▶ _YOUR GOAL_:
Every entry should be returned exactly. Omit none of them.

▶ _RECORD EXCERPTS_:
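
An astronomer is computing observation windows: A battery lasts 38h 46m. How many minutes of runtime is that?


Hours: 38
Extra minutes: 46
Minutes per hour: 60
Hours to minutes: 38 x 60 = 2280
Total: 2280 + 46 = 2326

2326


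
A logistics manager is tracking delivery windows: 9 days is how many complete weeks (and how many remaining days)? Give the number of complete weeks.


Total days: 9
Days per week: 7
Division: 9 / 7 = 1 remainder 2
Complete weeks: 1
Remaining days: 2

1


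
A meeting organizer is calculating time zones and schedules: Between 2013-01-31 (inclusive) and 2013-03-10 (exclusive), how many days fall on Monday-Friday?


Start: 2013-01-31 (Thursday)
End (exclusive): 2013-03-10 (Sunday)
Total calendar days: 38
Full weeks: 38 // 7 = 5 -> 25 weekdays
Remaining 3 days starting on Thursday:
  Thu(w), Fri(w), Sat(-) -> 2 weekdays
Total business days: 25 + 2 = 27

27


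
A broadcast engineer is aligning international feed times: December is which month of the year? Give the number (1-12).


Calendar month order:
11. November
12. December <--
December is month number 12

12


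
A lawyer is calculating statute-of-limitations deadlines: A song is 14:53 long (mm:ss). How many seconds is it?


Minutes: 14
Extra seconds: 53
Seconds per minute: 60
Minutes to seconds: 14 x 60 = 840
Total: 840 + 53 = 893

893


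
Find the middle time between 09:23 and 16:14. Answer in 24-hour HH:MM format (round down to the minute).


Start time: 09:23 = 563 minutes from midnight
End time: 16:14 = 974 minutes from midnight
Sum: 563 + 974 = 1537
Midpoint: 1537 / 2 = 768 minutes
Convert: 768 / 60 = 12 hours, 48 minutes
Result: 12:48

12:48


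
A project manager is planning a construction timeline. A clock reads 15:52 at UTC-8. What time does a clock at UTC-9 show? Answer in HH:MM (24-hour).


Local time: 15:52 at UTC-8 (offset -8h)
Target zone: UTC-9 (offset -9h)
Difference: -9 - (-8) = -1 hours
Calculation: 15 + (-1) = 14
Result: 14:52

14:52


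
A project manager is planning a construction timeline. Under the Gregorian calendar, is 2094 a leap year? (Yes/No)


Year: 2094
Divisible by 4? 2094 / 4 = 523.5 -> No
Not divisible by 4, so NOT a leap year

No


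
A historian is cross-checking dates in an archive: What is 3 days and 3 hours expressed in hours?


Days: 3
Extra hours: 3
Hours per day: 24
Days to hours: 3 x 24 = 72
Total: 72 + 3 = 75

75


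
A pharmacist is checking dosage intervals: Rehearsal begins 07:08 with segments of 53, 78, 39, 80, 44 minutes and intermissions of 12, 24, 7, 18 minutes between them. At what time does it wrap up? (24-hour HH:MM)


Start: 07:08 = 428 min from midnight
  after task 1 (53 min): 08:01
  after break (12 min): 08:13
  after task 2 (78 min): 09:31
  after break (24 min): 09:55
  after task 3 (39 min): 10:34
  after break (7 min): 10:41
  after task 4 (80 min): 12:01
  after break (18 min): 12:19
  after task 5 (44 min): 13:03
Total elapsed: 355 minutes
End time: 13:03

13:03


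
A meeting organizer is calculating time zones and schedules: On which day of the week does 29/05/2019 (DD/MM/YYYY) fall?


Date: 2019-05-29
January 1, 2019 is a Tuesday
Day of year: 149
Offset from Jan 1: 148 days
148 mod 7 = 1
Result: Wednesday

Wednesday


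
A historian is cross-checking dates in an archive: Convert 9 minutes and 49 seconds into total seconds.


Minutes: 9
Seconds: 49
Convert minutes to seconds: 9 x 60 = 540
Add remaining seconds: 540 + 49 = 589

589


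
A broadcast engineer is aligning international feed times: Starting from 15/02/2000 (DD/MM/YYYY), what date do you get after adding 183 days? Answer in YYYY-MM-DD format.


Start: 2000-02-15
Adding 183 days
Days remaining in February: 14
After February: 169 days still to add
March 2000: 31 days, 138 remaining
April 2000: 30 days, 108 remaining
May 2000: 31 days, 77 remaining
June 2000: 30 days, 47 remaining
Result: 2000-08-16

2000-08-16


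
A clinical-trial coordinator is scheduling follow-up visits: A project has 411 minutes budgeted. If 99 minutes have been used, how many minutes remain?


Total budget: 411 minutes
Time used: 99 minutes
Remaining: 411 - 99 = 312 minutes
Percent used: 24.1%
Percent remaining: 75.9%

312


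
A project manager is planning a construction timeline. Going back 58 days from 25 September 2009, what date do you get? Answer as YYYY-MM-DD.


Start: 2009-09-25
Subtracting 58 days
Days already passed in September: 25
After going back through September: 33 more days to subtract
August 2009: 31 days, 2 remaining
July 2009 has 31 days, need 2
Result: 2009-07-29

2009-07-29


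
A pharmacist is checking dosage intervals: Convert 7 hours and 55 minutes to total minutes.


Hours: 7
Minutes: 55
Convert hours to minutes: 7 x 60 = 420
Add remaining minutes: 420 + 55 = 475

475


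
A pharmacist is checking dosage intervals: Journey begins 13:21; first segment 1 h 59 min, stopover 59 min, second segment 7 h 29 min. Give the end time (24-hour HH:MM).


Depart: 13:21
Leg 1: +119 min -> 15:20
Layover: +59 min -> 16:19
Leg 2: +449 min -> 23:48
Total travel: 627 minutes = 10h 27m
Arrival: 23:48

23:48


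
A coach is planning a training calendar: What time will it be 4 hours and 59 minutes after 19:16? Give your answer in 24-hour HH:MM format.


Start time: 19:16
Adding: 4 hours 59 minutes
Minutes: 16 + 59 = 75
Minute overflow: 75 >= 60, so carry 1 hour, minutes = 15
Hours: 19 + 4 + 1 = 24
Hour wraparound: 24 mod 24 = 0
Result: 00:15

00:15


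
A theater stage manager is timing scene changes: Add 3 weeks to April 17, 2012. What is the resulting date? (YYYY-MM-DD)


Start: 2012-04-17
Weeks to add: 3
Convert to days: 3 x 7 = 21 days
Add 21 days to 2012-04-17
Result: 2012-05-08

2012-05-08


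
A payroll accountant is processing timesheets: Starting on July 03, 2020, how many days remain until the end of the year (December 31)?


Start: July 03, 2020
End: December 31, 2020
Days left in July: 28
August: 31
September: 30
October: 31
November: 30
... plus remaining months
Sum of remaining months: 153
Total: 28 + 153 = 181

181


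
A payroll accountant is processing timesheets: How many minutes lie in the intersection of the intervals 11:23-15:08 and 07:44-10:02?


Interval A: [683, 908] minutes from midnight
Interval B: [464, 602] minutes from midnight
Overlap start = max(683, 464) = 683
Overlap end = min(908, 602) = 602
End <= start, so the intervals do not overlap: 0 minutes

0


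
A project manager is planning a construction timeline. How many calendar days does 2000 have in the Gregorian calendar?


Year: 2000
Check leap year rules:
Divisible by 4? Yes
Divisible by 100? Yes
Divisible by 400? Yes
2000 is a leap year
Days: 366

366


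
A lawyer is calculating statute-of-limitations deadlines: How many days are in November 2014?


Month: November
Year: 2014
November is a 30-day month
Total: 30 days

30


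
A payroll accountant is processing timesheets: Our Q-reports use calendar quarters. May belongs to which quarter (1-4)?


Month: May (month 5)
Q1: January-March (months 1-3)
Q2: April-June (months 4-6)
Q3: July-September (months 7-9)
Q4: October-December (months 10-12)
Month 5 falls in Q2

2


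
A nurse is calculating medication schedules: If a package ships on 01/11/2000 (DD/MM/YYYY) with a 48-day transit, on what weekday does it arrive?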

▶ _REPLY TO THE EXERCISE_:
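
An astronomer is computing observation windows: A battery lasts 38h 46m. How many minutes of runtime is that?


Hours: 38
Extra minutes: 46
Minutes per hour: 60
Hours to minutes: 38 x 60 = 2280
Total: 2280 + 46 = 2326

2326


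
A logistics manager is tracking delivery windows: 9 days is how many complete weeks (and how many remaining days)? Give the number of complete weeks.


Total days: 9
Days per week: 7
Division: 9 / 7 = 1 remainder 2
Complete weeks: 1
Remaining days: 2

1


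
A meeting organizer is calculating time zones and schedules: Between 2013-01-31 (inclusive) and 2013-03-10 (exclusive), how many days fall on Monday-Friday?


Start: 2013-01-31 (Thursday)
End (exclusive): 2013-03-10 (Sunday)
Total calendar days: 38
Full weeks: 38 // 7 = 5 -> 25 weekdays
Remaining 3 days starting on Thursday:
  Thu(w), Fri(w), Sat(-) -> 2 weekdays
Total business days: 25 + 2 = 27

27


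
A broadcast engineer is aligning international feed times: December is which month of the year? Give the number (1-12).


Calendar month order:
11. November
12. December <--
December is month number 12

12


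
A lawyer is calculating statute-of-limitations deadlines: A song is 14:53 long (mm:ss). How many seconds is it?


Minutes: 14
Extra seconds: 53
Seconds per minute: 60
Minutes to seconds: 14 x 60 = 840
Total: 840 + 53 = 893

893


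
Find the middle time between 09:23 and 16:14. Answer in 24-hour HH:MM format (round down to the minute).


Start time: 09:23 = 563 minutes from midnight
End time: 16:14 = 974 minutes from midnight
Sum: 563 + 974 = 1537
Midpoint: 1537 / 2 = 768 minutes
Convert: 768 / 60 = 12 hours, 48 minutes
Result: 12:48

12:48


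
A project manager is planning a construction timeline. A clock reads 15:52 at UTC-8. What time does a clock at UTC-9 show? Answer in HH:MM (24-hour).


Local time: 15:52 at UTC-8 (offset -8h)
Target zone: UTC-9 (offset -9h)
Difference: -9 - (-8) = -1 hours
Calculation: 15 + (-1) = 14
Result: 14:52

14:52


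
A project manager is planning a construction timeline. Under the Gregorian calendar, is 2094 a leap year? (Yes/No)


Year: 2094
Divisible by 4? 2094 / 4 = 523.5 -> No
Not divisible by 4, so NOT a leap year

No


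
A historian is cross-checking dates in an archive: What is 3 days and 3 hours expressed in hours?


Days: 3
Extra hours: 3
Hours per day: 24
Days to hours: 3 x 24 = 72
Total: 72 + 3 = 75

75


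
A pharmacist is checking dosage intervals: Rehearsal begins 07:08 with segments of 53, 78, 39, 80, 44 minutes and intermissions of 12, 24, 7, 18 minutes between them. At what time does it wrap up? (24-hour HH:MM)


Start: 07:08 = 428 min from midnight
  after task 1 (53 min): 08:01
  after break (12 min): 08:13
  after task 2 (78 min): 09:31
  after break (24 min): 09:55
  after task 3 (39 min): 10:34
  after break (7 min): 10:41
  after task 4 (80 min): 12:01
  after break (18 min): 12:19
  after task 5 (44 min): 13:03
Total elapsed: 355 minutes
End time: 13:03

13:03


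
A meeting organizer is calculating time zones and schedules: On which day of the week does 29/05/2019 (DD/MM/YYYY) fall?


Date: 2019-05-29
January 1, 2019 is a Tuesday
Day of year: 149
Offset from Jan 1: 148 days
148 mod 7 = 1
Result: Wednesday

Wednesday


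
A historian is cross-checking dates in an archive: Convert 9 minutes and 49 seconds into total seconds.


Minutes: 9
Seconds: 49
Convert minutes to seconds: 9 x 60 = 540
Add remaining seconds: 540 + 49 = 589

589


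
A broadcast engineer is aligning international feed times: Starting from 15/02/2000 (DD/MM/YYYY), what date do you get after adding 183 days? Answer in YYYY-MM-DD format.


Start: 2000-02-15
Adding 183 days
Days remaining in February: 14
After February: 169 days still to add
March 2000: 31 days, 138 remaining
April 2000: 30 days, 108 remaining
May 2000: 31 days, 77 remaining
June 2000: 30 days, 47 remaining
Result: 2000-08-16

2000-08-16


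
A clinical-trial coordinator is scheduling follow-up visits: A project has 411 minutes budgeted. If 99 minutes have been used, how many minutes remain?


Total budget: 411 minutes
Time used: 99 minutes
Remaining: 411 - 99 = 312 minutes
Percent used: 24.1%
Percent remaining: 75.9%

312


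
A project manager is planning a construction timeline. Going back 58 days from 25 September 2009, what date do you get? Answer as YYYY-MM-DD.


Start: 2009-09-25
Subtracting 58 days
Days already passed in September: 25
After going back through September: 33 more days to subtract
August 2009: 31 days, 2 remaining
July 2009 has 31 days, need 2
Result: 2009-07-29

2009-07-29


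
A pharmacist is checking dosage intervals: Convert 7 hours and 55 minutes to total minutes.


Hours: 7
Minutes: 55
Convert hours to minutes: 7 x 60 = 420
Add remaining minutes: 420 + 55 = 475

475


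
A pharmacist is checking dosage intervals: Journey begins 13:21; first segment 1 h 59 min, stopover 59 min, second segment 7 h 29 min. Give the end time (24-hour HH:MM).


Depart: 13:21
Leg 1: +119 min -> 15:20
Layover: +59 min -> 16:19
Leg 2: +449 min -> 23:48
Total travel: 627 minutes = 10h 27m
Arrival: 23:48

23:48


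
A coach is planning a training calendar: What time will it be 4 hours and 59 minutes after 19:16? Give your answer in 24-hour HH:MM format.


Start time: 19:16
Adding: 4 hours 59 minutes
Minutes: 16 + 59 = 75
Minute overflow: 75 >= 60, so carry 1 hour, minutes = 15
Hours: 19 + 4 + 1 = 24
Hour wraparound: 24 mod 24 = 0
Result: 00:15

00:15


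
A theater stage manager is timing scene changes: Add 3 weeks to April 17, 2012. What is the resulting date? (YYYY-MM-DD)


Start: 2012-04-17
Weeks to add: 3
Convert to days: 3 x 7 = 21 days
Add 21 days to 2012-04-17
Result: 2012-05-08

2012-05-08


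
A payroll accountant is processing timesheets: Starting on July 03, 2020, how many days remain until the end of the year (December 31)?


Start: July 03, 2020
End: December 31, 2020
Days left in July: 28
August: 31
September: 30
October: 31
November: 30
... plus remaining months
Sum of remaining months: 153
Total: 28 + 153 = 181

181


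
A payroll accountant is processing timesheets: How many minutes lie in the intersection of the intervals 11:23-15:08 and 07:44-10:02?


Interval A: [683, 908] minutes from midnight
Interval B: [464, 602] minutes from midnight
Overlap start = max(683, 464) = 683
Overlap end = min(908, 602) = 602
End <= start, so the intervals do not overlap: 0 minutes

0


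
A project manager is planning a construction timeline. How many calendar days does 2000 have in the Gregorian calendar?


Year: 2000
Check leap year rules:
Divisible by 4? Yes
Divisible by 100? Yes
Divisible by 400? Yes
2000 is a leap year
Days: 366

366


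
A lawyer is calculating statute-of-limitations deadlines: How many days are in November 2014?


Month: November
Year: 2014
November is a 30-day month
Total: 30 days

30


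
A payroll accountant is processing timesheets: Our Q-reports use calendar quarters. May belongs to which quarter (1-4)?


Month: May (month 5)
Q1: January-March (months 1-3)
Q2: April-June (months 4-6)
Q3: July-September (months 7-9)
Q4: October-December (months 10-12)
Month 5 falls in Q2

2


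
A nurse is calculating medication schedules: If a package ships on 01/11/2000 (DD/MM/YYYY) with a 48-day transit, on what weekday does it arrive?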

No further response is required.